» **What the exercise asks**
Every entry below should be printed again exactly as it reads.

Collected data:
• • •

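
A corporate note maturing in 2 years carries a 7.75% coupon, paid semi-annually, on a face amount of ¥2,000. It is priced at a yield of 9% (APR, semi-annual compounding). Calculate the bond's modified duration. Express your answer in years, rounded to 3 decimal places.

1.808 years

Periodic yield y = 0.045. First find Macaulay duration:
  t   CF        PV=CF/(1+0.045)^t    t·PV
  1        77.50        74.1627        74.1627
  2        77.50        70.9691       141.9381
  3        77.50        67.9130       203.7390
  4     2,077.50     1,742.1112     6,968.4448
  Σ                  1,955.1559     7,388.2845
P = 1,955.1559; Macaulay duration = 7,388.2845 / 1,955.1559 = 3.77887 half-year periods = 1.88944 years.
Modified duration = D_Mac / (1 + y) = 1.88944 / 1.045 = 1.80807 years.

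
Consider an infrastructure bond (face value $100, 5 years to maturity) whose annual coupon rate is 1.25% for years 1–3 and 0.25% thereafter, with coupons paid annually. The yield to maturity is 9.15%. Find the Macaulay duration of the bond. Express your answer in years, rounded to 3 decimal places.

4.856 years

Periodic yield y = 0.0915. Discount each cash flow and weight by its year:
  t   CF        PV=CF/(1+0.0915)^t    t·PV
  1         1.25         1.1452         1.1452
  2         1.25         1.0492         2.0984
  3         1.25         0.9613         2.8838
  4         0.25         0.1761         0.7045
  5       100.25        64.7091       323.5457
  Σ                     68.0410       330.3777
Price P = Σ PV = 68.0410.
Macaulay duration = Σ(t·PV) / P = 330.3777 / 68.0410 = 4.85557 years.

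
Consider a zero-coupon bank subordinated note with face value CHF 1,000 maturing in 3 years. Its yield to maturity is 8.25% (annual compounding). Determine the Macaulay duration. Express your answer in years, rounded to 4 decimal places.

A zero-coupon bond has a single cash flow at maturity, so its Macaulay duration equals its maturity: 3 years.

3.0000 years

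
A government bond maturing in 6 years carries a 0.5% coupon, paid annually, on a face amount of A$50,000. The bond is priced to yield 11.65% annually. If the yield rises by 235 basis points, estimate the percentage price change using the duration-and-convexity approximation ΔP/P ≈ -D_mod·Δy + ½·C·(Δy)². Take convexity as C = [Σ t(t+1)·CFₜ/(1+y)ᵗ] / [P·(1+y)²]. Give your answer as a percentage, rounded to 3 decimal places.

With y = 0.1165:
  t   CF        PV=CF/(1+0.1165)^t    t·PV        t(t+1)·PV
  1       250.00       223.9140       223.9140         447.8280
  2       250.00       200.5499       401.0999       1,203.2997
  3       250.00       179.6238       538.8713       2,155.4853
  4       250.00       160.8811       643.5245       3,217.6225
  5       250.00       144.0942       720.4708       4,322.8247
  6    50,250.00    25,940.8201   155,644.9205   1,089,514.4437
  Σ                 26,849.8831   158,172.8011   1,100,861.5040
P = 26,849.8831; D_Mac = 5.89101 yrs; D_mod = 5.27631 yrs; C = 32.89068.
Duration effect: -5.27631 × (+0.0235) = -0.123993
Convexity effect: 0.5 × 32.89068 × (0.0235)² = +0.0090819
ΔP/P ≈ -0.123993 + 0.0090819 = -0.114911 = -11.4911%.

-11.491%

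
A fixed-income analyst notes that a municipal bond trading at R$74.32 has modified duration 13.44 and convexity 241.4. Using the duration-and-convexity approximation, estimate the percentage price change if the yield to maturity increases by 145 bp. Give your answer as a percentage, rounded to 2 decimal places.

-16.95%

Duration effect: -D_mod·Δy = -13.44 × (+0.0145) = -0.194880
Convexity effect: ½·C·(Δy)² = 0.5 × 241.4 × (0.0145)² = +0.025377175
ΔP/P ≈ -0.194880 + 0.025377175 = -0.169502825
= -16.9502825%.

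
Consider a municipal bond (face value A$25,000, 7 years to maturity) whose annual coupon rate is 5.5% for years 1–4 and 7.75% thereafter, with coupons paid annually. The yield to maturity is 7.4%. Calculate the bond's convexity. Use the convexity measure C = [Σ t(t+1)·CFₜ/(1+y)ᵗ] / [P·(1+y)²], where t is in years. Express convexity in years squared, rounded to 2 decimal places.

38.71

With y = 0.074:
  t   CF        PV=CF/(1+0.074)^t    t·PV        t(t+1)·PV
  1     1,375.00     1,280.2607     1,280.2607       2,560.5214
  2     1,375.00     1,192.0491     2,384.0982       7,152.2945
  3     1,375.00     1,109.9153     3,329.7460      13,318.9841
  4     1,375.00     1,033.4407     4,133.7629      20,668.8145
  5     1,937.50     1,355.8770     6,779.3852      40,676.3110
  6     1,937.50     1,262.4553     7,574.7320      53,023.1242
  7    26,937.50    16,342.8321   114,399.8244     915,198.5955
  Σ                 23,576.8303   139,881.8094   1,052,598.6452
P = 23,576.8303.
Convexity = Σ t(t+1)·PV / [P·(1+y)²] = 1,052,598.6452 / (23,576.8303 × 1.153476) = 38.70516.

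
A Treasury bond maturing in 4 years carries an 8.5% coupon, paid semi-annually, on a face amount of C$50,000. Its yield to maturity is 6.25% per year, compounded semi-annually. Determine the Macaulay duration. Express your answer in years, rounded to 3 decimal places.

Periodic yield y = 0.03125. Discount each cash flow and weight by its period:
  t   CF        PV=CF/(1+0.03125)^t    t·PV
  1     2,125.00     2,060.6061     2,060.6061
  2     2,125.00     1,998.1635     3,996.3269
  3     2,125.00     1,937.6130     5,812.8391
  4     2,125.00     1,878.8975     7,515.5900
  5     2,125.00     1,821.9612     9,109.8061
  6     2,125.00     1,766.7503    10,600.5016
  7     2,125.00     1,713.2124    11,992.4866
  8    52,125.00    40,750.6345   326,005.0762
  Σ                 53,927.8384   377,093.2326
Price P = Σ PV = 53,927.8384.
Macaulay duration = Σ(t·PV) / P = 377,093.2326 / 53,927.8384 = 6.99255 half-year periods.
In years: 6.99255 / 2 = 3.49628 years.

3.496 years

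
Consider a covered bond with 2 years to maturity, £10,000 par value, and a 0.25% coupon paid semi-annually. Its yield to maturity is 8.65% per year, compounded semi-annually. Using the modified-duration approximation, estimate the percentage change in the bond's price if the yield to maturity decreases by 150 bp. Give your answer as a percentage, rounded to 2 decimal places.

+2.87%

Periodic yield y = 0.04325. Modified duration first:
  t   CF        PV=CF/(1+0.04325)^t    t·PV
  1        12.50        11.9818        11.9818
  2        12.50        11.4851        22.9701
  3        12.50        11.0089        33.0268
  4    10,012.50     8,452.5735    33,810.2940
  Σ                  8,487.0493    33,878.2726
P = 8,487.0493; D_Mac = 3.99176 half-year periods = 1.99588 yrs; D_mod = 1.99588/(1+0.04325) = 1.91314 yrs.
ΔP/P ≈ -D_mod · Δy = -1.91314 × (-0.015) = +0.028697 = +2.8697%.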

• • •

» **Response area**
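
A corporate note maturing in 2 years carries a 7.75% coupon, paid semi-annually, on a face amount of ¥2,000. It is priced at a yield of 9% (APR, semi-annual compounding). Calculate the bond's modified duration. Express your answer in years, rounded to 3 decimal places.

1.808 years

Periodic yield y = 0.045. First find Macaulay duration:
  t   CF        PV=CF/(1+0.045)^t    t·PV
  1        77.50        74.1627        74.1627
  2        77.50        70.9691       141.9381
  3        77.50        67.9130       203.7390
  4     2,077.50     1,742.1112     6,968.4448
  Σ                  1,955.1559     7,388.2845
P = 1,955.1559; Macaulay duration = 7,388.2845 / 1,955.1559 = 3.77887 half-year periods = 1.88944 years.
Modified duration = D_Mac / (1 + y) = 1.88944 / 1.045 = 1.80807 years.

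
Consider an infrastructure bond (face value $100, 5 years to maturity) whose annual coupon rate is 1.25% for years 1–3 and 0.25% thereafter, with coupons paid annually. The yield to maturity is 9.15%. Find the Macaulay duration of the bond. Express your answer in years, rounded to 3 decimal places.

4.856 years

Periodic yield y = 0.0915. Discount each cash flow and weight by its year:
  t   CF        PV=CF/(1+0.0915)^t    t·PV
  1         1.25         1.1452         1.1452
  2         1.25         1.0492         2.0984
  3         1.25         0.9613         2.8838
  4         0.25         0.1761         0.7045
  5       100.25        64.7091       323.5457
  Σ                     68.0410       330.3777
Price P = Σ PV = 68.0410.
Macaulay duration = Σ(t·PV) / P = 330.3777 / 68.0410 = 4.85557 years.

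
Consider a zero-coupon bank subordinated note with face value CHF 1,000 maturing in 3 years. Its yield to maturity is 8.25% (annual compounding). Determine the Macaulay duration. Express your answer in years, rounded to 4 decimal places.

A zero-coupon bond has a single cash flow at maturity, so its Macaulay duration equals its maturity: 3 years.

3.0000 years

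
A government bond maturing in 6 years carries a 0.5% coupon, paid annually, on a face amount of A$50,000. The bond is priced to yield 11.65% annually. If the yield rises by 235 basis points, estimate the percentage price change using the duration-and-convexity approximation ΔP/P ≈ -D_mod·Δy + ½·C·(Δy)². Take convexity as C = [Σ t(t+1)·CFₜ/(1+y)ᵗ] / [P·(1+y)²]. Give your answer as a percentage, rounded to 3 decimal places.

With y = 0.1165:
  t   CF        PV=CF/(1+0.1165)^t    t·PV        t(t+1)·PV
  1       250.00       223.9140       223.9140         447.8280
  2       250.00       200.5499       401.0999       1,203.2997
  3       250.00       179.6238       538.8713       2,155.4853
  4       250.00       160.8811       643.5245       3,217.6225
  5       250.00       144.0942       720.4708       4,322.8247
  6    50,250.00    25,940.8201   155,644.9205   1,089,514.4437
  Σ                 26,849.8831   158,172.8011   1,100,861.5040
P = 26,849.8831; D_Mac = 5.89101 yrs; D_mod = 5.27631 yrs; C = 32.89068.
Duration effect: -5.27631 × (+0.0235) = -0.123993
Convexity effect: 0.5 × 32.89068 × (0.0235)² = +0.0090819
ΔP/P ≈ -0.123993 + 0.0090819 = -0.114911 = -11.4911%.

-11.491%

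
A fixed-income analyst notes that a municipal bond trading at R$74.32 has modified duration 13.44 and convexity 241.4. Using the duration-and-convexity approximation, estimate the percentage price change if the yield to maturity increases by 145 bp. Give your answer as a percentage, rounded to 2 decimal places.

-16.95%

Duration effect: -D_mod·Δy = -13.44 × (+0.0145) = -0.194880
Convexity effect: ½·C·(Δy)² = 0.5 × 241.4 × (0.0145)² = +0.025377175
ΔP/P ≈ -0.194880 + 0.025377175 = -0.169502825
= -16.9502825%.

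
Consider a municipal bond (face value A$25,000, 7 years to maturity) whose annual coupon rate is 5.5% for years 1–4 and 7.75% thereafter, with coupons paid annually. The yield to maturity is 7.4%. Calculate the bond's convexity. Use the convexity measure C = [Σ t(t+1)·CFₜ/(1+y)ᵗ] / [P·(1+y)²], where t is in years. Express convexity in years squared, rounded to 2 decimal places.

38.71

With y = 0.074:
  t   CF        PV=CF/(1+0.074)^t    t·PV        t(t+1)·PV
  1     1,375.00     1,280.2607     1,280.2607       2,560.5214
  2     1,375.00     1,192.0491     2,384.0982       7,152.2945
  3     1,375.00     1,109.9153     3,329.7460      13,318.9841
  4     1,375.00     1,033.4407     4,133.7629      20,668.8145
  5     1,937.50     1,355.8770     6,779.3852      40,676.3110
  6     1,937.50     1,262.4553     7,574.7320      53,023.1242
  7    26,937.50    16,342.8321   114,399.8244     915,198.5955
  Σ                 23,576.8303   139,881.8094   1,052,598.6452
P = 23,576.8303.
Convexity = Σ t(t+1)·PV / [P·(1+y)²] = 1,052,598.6452 / (23,576.8303 × 1.153476) = 38.70516.

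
A Treasury bond maturing in 4 years carries an 8.5% coupon, paid semi-annually, on a face amount of C$50,000. Its yield to maturity is 6.25% per year, compounded semi-annually. Determine the Macaulay duration. Express your answer in years, rounded to 3 decimal places.

Periodic yield y = 0.03125. Discount each cash flow and weight by its period:
  t   CF        PV=CF/(1+0.03125)^t    t·PV
  1     2,125.00     2,060.6061     2,060.6061
  2     2,125.00     1,998.1635     3,996.3269
  3     2,125.00     1,937.6130     5,812.8391
  4     2,125.00     1,878.8975     7,515.5900
  5     2,125.00     1,821.9612     9,109.8061
  6     2,125.00     1,766.7503    10,600.5016
  7     2,125.00     1,713.2124    11,992.4866
  8    52,125.00    40,750.6345   326,005.0762
  Σ                 53,927.8384   377,093.2326
Price P = Σ PV = 53,927.8384.
Macaulay duration = Σ(t·PV) / P = 377,093.2326 / 53,927.8384 = 6.99255 half-year periods.
In years: 6.99255 / 2 = 3.49628 years.

3.496 years

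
Consider a covered bond with 2 years to maturity, £10,000 par value, and a 0.25% coupon paid semi-annually. Its yield to maturity is 8.65% per year, compounded semi-annually. Using the modified-duration approximation, estimate the percentage change in the bond's price if the yield to maturity decreases by 150 bp. Give your answer as a percentage, rounded to 2 decimal places.

+2.87%

Periodic yield y = 0.04325. Modified duration first:
  t   CF        PV=CF/(1+0.04325)^t    t·PV
  1        12.50        11.9818        11.9818
  2        12.50        11.4851        22.9701
  3        12.50        11.0089        33.0268
  4    10,012.50     8,452.5735    33,810.2940
  Σ                  8,487.0493    33,878.2726
P = 8,487.0493; D_Mac = 3.99176 half-year periods = 1.99588 yrs; D_mod = 1.99588/(1+0.04325) = 1.91314 yrs.
ΔP/P ≈ -D_mod · Δy = -1.91314 × (-0.015) = +0.028697 = +2.8697%.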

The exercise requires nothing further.